# [EXERCISE BRIEF]
The line containing "Find the north-east" marks the start, and the last line of the records below marks the end. Print that run exactly and nothing else.

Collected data
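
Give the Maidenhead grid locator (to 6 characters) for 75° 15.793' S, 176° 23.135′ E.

RB84er

Add 180° to longitude and 90° to latitude: 356.3856, 14.7368.
Field: lon ⌊356.3856/20⌋ = 17 → R; lat ⌊14.7368/10⌋ = 1 → B.
Square: lon ⌊16.3856/2⌋ = 8; lat ⌊4.7368/1⌋ = 4.
Subsquare: lon ⌊0.3856/0.0833333⌋ = 4 → e; lat ⌊0.7368/0.0416667⌋ = 17 → r.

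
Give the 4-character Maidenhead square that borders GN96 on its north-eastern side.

HN07

Longitude square 9; +1 → 10, wraps to 0, carry into field.
Longitude field G = 6; +1 → 7 = H.
Latitude square 6; +1 → 7.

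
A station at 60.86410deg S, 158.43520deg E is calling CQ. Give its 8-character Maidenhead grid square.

QC99fd22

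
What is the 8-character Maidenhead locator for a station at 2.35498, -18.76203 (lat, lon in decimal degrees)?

Shift to the Maidenhead origin (180°W, 90°S): lon 161.23797, lat 92.35498.
Field: lon ⌊161.23797/20⌋ = 8 → I; lat ⌊92.35498/10⌋ = 9 → J.
Square: lon ⌊1.23797/2⌋ = 0; lat ⌊2.35498/1⌋ = 2.
Subsquare: lon ⌊1.23797/0.0833333⌋ = 14 → o; lat ⌊0.35498/0.0416667⌋ = 8 → i.
Extended square: lon ⌊0.07130/0.00833333⌋ = 8; lat ⌊0.02165/0.00416667⌋ = 5.

IJ02oi85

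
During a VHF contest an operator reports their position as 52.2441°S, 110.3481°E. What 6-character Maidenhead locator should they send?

Offset from 180°W / 90°S: lon 290.3481°, lat 37.7559°.
Field: 290.3481/20 → 14 → O, 37.7559/10 → 3 → D; chars OD.
Square: 10.3481/2 → 5, 7.7559/1 → 7; chars 57.
Subsquare: 0.3481/0.0833333 → 4 → e, 0.7559/0.0416667 → 18 → s; chars es.

OD57es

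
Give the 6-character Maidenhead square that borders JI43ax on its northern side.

JI44aa

Latitude subsquare x = 23; +1 → 24, wraps to 0 = a, carry into square.
Latitude square 3; +1 → 4.
The longitude characters are unchanged.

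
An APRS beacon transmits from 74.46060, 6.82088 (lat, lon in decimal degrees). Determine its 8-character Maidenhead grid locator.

Add 180° to longitude and 90° to latitude: 186.82088, 164.46060.
Field (20°×10°, letters A–R): lon ⌊186.82088/20⌋ = 9 → J; lat ⌊164.46060/10⌋ = 16 → Q.
Square (2°×1°, digits 0–9): lon ⌊6.82088/2⌋ = 3; lat ⌊4.46060/1⌋ = 4.
Subsquare (5′×2.5′, letters a–x): lon ⌊0.82088/0.0833333⌋ = 9 → j; lat ⌊0.46060/0.0416667⌋ = 11 → l.
Extended square (30″×15″, digits 0–9): lon ⌊0.07088/0.00833333⌋ = 8; lat ⌊0.00227/0.00416667⌋ = 0.

JQ34jl80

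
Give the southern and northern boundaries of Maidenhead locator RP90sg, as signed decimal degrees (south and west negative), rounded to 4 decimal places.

60.2500, 60.2917

Field R=17, P=15: +17·20° lon, +15·10° lat → SW at lon 160°, lat 60°.
Square 9, 0: +9·2° lon, +0·1° lat → SW at lon 178°, lat 60°.
Subsquare s=18, g=6: +18·0.0833333° lon, +6·0.0416667° lat → SW at lon 179.5°, lat 60.25°.
Cell spans 0.0833333° lon × 0.0416667° lat.
south 60.2500, north 60.2917.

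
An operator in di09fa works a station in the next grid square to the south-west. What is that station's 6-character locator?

Longitude subsquare f = 5; −1 → 4 = e.
Latitude subsquare a = 0; −1 → -1, wraps to 23 = x, carry into square.
Latitude square 9; −1 → 8.

DI08ex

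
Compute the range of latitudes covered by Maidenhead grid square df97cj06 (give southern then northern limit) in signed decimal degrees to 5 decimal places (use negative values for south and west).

-32.60000, -32.59583

Field D=3, F=5: +3·20° lon, +5·10° lat → SW at lon -120°, lat -40°.
Square 9, 7: +9·2° lon, +7·1° lat → SW at lon -102°, lat -33°.
Subsquare c=2, j=9: +2·0.0833333° lon, +9·0.0416667° lat → SW at lon -101.833°, lat -32.625°.
Extended square 0, 6: +0·0.00833333° lon, +6·0.00416667° lat → SW at lon -101.833°, lat -32.6°.
Cell spans 0.00833333° lon × 0.00416667° lat.
south -32.60000, north -32.59583.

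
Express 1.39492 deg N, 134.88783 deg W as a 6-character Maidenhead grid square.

CJ21nj

Shift to the Maidenhead origin (180°W, 90°S): lon 45.1122, lat 91.3949.
Field: lon ⌊45.1122/20⌋ = 2 → C; lat ⌊91.3949/10⌋ = 9 → J.
Square: lon ⌊5.1122/2⌋ = 2; lat ⌊1.3949/1⌋ = 1.
Subsquare: lon ⌊1.1122/0.0833333⌋ = 13 → n; lat ⌊0.3949/0.0416667⌋ = 9 → j.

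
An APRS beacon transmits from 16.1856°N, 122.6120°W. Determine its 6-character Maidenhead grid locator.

CK86qe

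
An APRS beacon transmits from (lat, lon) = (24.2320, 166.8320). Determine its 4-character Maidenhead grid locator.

RL34

Offset from 180°W / 90°S: lon 346.83°, lat 114.23°.
Field: 346.83/20 → 17 → R, 114.23/10 → 11 → L; chars RL.
Square: 6.83/2 → 3, 4.23/1 → 4; chars 34.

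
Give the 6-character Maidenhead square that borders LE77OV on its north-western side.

LE77nw

Longitude subsquare o = 14; −1 → 13 = n.
Latitude subsquare v = 21; +1 → 22 = w.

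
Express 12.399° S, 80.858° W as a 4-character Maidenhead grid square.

Add 180° to longitude and 90° to latitude: 99.14, 77.60.
Field (20°×10°, letters A–R): 99.14/20 → 4 → E, 77.60/10 → 7 → H; chars EH.
Square (2°×1°, digits 0–9): 19.14/2 → 9, 7.60/1 → 7; chars 97.

EH97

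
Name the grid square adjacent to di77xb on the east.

Longitude subsquare x = 23; +1 → 24, wraps to 0 = a, carry into square.
Longitude square 7; +1 → 8.
The latitude characters are unchanged.

DI87ab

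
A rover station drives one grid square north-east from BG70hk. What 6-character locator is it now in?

BG70il

Longitude subsquare h = 7; +1 → 8 = i.
Latitude subsquare k = 10; +1 → 11 = l.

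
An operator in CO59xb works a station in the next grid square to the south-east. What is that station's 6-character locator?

Longitude subsquare x = 23; +1 → 24, wraps to 0 = a, carry into square.
Longitude square 5; +1 → 6.
Latitude subsquare b = 1; −1 → 0 = a.

CO69aa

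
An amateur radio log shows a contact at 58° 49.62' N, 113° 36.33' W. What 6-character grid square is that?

Add 180° to longitude and 90° to latitude: 66.3945, 148.8270.
Field (20°×10°, letters A–R): lon ⌊66.3945/20⌋ = 3 → D; lat ⌊148.8270/10⌋ = 14 → O.
Square (2°×1°, digits 0–9): lon ⌊6.3945/2⌋ = 3; lat ⌊8.8270/1⌋ = 8.
Subsquare (5′×2.5′, letters a–x): lon ⌊0.3945/0.0833333⌋ = 4 → e; lat ⌊0.8270/0.0416667⌋ = 19 → t.

DO38et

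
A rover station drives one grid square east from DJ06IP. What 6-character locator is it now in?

DJ06jp

Longitude subsquare i = 8; +1 → 9 = j.
The latitude characters are unchanged.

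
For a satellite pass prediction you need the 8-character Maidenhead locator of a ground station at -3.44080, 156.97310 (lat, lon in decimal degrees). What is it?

Add 180° to longitude and 90° to latitude: 336.97310, 86.55920.
Field: lon ⌊336.97310/20⌋ = 16 → Q; lat ⌊86.55920/10⌋ = 8 → I.
Square: lon ⌊16.97310/2⌋ = 8; lat ⌊6.55920/1⌋ = 6.
Subsquare: lon ⌊0.97310/0.0833333⌋ = 11 → l; lat ⌊0.55920/0.0416667⌋ = 13 → n.
Extended square: lon ⌊0.05643/0.00833333⌋ = 6; lat ⌊0.01753/0.00416667⌋ = 4.

QI86ln64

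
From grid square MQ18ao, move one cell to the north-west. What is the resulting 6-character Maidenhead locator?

Longitude subsquare a = 0; −1 → -1, wraps to 23 = x, carry into square.
Longitude square 1; −1 → 0.
Latitude subsquare o = 14; +1 → 15 = p.

MQ08xp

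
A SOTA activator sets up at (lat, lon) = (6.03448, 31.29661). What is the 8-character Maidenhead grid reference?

KJ56pa58

Add 180° to longitude and 90° to latitude: 211.29661, 96.03448.
Field: 211.29661/20 → 10 → K, 96.03448/10 → 9 → J; chars KJ.
Square: 11.29661/2 → 5, 6.03448/1 → 6; chars 56.
Subsquare: 1.29661/0.0833333 → 15 → p, 0.03448/0.0416667 → 0 → a; chars pa.
Extended square: 0.04661/0.00833333 → 5, 0.03448/0.00416667 → 8; chars 58.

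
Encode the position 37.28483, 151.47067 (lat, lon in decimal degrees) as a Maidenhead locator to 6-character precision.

QM57rg

Offset from 180°W / 90°S: lon 331.4707°, lat 127.2848°.
Field: 331.4707/20 → 16 → Q, 127.2848/10 → 12 → M; chars QM.
Square: 11.4707/2 → 5, 7.2848/1 → 7; chars 57.
Subsquare: 1.4707/0.0833333 → 17 → r, 0.2848/0.0416667 → 6 → g; chars rg.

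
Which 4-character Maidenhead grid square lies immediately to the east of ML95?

NL05

Longitude square 9; +1 → 10, wraps to 0, carry into field.
Longitude field M = 12; +1 → 13 = N.
The latitude characters are unchanged.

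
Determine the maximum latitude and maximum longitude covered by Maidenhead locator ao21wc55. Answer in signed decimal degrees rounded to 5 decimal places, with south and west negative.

51.10833, -174.11667

Field A=0, O=14: +0·20° lon, +14·10° lat → SW at lon -180°, lat 50°.
Square 2, 1: +2·2° lon, +1·1° lat → SW at lon -176°, lat 51°.
Subsquare w=22, c=2: +22·0.0833333° lon, +2·0.0416667° lat → SW at lon -174.167°, lat 51.0833°.
Extended square 5, 5: +5·0.00833333° lon, +5·0.00416667° lat → SW at lon -174.125°, lat 51.1042°.
Cell spans 0.00833333° lon × 0.00416667° lat. NE corner is SW corner plus one full cell.
latitude 51.10833, longitude -174.11667.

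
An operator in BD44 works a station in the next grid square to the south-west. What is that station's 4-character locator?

BD33

Longitude square 4; −1 → 3.
Latitude square 4; −1 → 3.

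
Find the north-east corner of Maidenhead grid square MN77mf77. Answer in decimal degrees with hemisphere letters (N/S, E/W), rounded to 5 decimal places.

47.24167° N, 75.06667° E

Field M=12, N=13: +12·20° lon, +13·10° lat → SW at lon 60°, lat 40°.
Square 7, 7: +7·2° lon, +7·1° lat → SW at lon 74°, lat 47°.
Subsquare m=12, f=5: +12·0.0833333° lon, +5·0.0416667° lat → SW at lon 75°, lat 47.2083°.
Extended square 7, 7: +7·0.00833333° lon, +7·0.00416667° lat → SW at lon 75.0583°, lat 47.2375°.
Cell spans 0.00833333° lon × 0.00416667° lat. NE corner is SW corner plus one full cell.
latitude 47.24167° N, longitude 75.06667° E.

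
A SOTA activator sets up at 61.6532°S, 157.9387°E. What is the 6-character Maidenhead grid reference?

QC88xi

Add 180° to longitude and 90° to latitude: 337.9387, 28.3468.
Field (20°×10°, letters A–R): 337.9387/20 → 16 → Q, 28.3468/10 → 2 → C; chars QC.
Square (2°×1°, digits 0–9): 17.9387/2 → 8, 8.3468/1 → 8; chars 88.
Subsquare (5′×2.5′, letters a–x): 1.9387/0.0833333 → 23 → x, 0.3468/0.0416667 → 8 → i; chars xi.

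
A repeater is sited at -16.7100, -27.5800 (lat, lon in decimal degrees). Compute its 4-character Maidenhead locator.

Shift to the Maidenhead origin (180°W, 90°S): lon 152.42, lat 73.29.
Field: lon ⌊152.42/20⌋ = 7 → H; lat ⌊73.29/10⌋ = 7 → H.
Square: lon ⌊12.42/2⌋ = 6; lat ⌊3.29/1⌋ = 3.

HH63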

# [THE ANSWER]
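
Find the north-east corner of Maidenhead grid square MN77mf77. Answer in decimal degrees with hemisphere letters (N/S, E/W), rounded to 5 decimal places.

47.24167° N, 75.06667° E

Field M=12, N=13: +12·20° lon, +13·10° lat → SW at lon 60°, lat 40°.
Square 7, 7: +7·2° lon, +7·1° lat → SW at lon 74°, lat 47°.
Subsquare m=12, f=5: +12·0.0833333° lon, +5·0.0416667° lat → SW at lon 75°, lat 47.2083°.
Extended square 7, 7: +7·0.00833333° lon, +7·0.00416667° lat → SW at lon 75.0583°, lat 47.2375°.
Cell spans 0.00833333° lon × 0.00416667° lat. NE corner is SW corner plus one full cell.
latitude 47.24167° N, longitude 75.06667° E.

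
A SOTA activator sets up at 61.6532°S, 157.9387°E. What is the 6-character Maidenhead grid reference?

QC88xi

Add 180° to longitude and 90° to latitude: 337.9387, 28.3468.
Field (20°×10°, letters A–R): 337.9387/20 → 16 → Q, 28.3468/10 → 2 → C; chars QC.
Square (2°×1°, digits 0–9): 17.9387/2 → 8, 8.3468/1 → 8; chars 88.
Subsquare (5′×2.5′, letters a–x): 1.9387/0.0833333 → 23 → x, 0.3468/0.0416667 → 8 → i; chars xi.

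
A repeater is sited at -16.7100, -27.5800 (lat, lon in decimal degrees). Compute its 4-character Maidenhead locator.

Shift to the Maidenhead origin (180°W, 90°S): lon 152.42, lat 73.29.
Field: lon ⌊152.42/20⌋ = 7 → H; lat ⌊73.29/10⌋ = 7 → H.
Square: lon ⌊12.42/2⌋ = 6; lat ⌊3.29/1⌋ = 3.

HH63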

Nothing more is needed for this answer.